Locate each line of the material that contains "lengths", then return it.

[[ Data supplied, beginning ]]

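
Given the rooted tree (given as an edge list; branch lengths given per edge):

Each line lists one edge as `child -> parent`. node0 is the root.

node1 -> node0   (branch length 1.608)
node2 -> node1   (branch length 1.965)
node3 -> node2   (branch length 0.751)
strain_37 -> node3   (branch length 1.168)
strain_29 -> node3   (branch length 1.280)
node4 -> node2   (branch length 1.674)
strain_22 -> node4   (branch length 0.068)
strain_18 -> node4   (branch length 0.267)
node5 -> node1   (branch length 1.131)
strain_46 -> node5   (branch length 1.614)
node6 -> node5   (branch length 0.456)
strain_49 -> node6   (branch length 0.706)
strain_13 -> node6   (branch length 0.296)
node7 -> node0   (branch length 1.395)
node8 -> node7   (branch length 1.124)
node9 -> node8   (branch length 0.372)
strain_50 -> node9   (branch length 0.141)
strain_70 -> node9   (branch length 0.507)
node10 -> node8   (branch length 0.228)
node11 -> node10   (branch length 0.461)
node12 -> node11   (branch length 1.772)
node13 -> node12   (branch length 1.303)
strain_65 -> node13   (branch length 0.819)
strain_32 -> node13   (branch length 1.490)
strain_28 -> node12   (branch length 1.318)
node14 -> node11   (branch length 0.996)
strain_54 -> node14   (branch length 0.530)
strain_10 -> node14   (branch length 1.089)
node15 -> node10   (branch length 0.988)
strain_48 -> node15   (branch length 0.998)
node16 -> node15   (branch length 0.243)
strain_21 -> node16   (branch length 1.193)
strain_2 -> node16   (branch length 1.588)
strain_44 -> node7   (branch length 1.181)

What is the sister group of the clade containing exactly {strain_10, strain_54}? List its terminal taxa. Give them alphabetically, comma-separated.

strain_28, strain_32, strain_65

The clade containing exactly {strain_10, strain_54} attaches to the tree at the node subtending (((strain_65,strain_32),strain_28),(strain_54,strain_10)).
The other lineage descending from that same node — the sister group — is ((strain_65,strain_32),strain_28); its 3 tips in alphabetical order are the answer.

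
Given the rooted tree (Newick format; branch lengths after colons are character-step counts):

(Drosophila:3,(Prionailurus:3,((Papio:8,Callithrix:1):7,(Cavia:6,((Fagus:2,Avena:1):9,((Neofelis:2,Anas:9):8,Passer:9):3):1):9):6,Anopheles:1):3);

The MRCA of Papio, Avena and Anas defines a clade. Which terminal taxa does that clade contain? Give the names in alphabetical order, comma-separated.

Anas, Avena, Callithrix, Cavia, Fagus, Neofelis, Papio, Passer

Tracing Papio: it sits inside (Papio,Callithrix).
Tracing Avena: it sits inside (Fagus,Avena).
Tracing Anas: it sits inside (Neofelis,Anas).
The smallest clade enclosing all 3 is ((Papio,Callithrix),(Cavia,((Fagus,Avena),((Neofelis,Anas),Passer)))); the answer is its 8 terminal taxa in alphabetical order.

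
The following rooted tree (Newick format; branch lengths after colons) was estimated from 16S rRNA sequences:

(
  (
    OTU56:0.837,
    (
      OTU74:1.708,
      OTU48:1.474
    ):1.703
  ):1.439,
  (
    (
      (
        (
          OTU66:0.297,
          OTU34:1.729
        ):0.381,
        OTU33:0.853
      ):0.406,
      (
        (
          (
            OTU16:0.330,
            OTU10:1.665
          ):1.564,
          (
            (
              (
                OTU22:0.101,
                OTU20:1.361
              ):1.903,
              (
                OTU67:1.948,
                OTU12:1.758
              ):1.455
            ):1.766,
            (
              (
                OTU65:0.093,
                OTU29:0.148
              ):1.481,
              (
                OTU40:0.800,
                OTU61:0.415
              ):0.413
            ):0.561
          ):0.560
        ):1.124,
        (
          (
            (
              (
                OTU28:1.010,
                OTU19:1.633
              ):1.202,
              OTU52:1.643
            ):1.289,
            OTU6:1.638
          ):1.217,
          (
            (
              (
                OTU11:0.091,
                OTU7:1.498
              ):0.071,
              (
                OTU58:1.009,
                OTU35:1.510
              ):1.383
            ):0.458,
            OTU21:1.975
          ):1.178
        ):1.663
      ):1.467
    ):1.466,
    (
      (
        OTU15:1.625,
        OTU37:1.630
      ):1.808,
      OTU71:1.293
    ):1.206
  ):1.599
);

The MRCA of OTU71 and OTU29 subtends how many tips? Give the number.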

[[ Data supplied, end ]]

■ Answer:
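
Given the rooted tree (given as an edge list; branch lengths given per edge):
Given the rooted tree (Newick format; branch lengths after colons are character-step counts):
The following rooted tree (Newick format; branch lengths after colons) was estimated from 16S rRNA sequences: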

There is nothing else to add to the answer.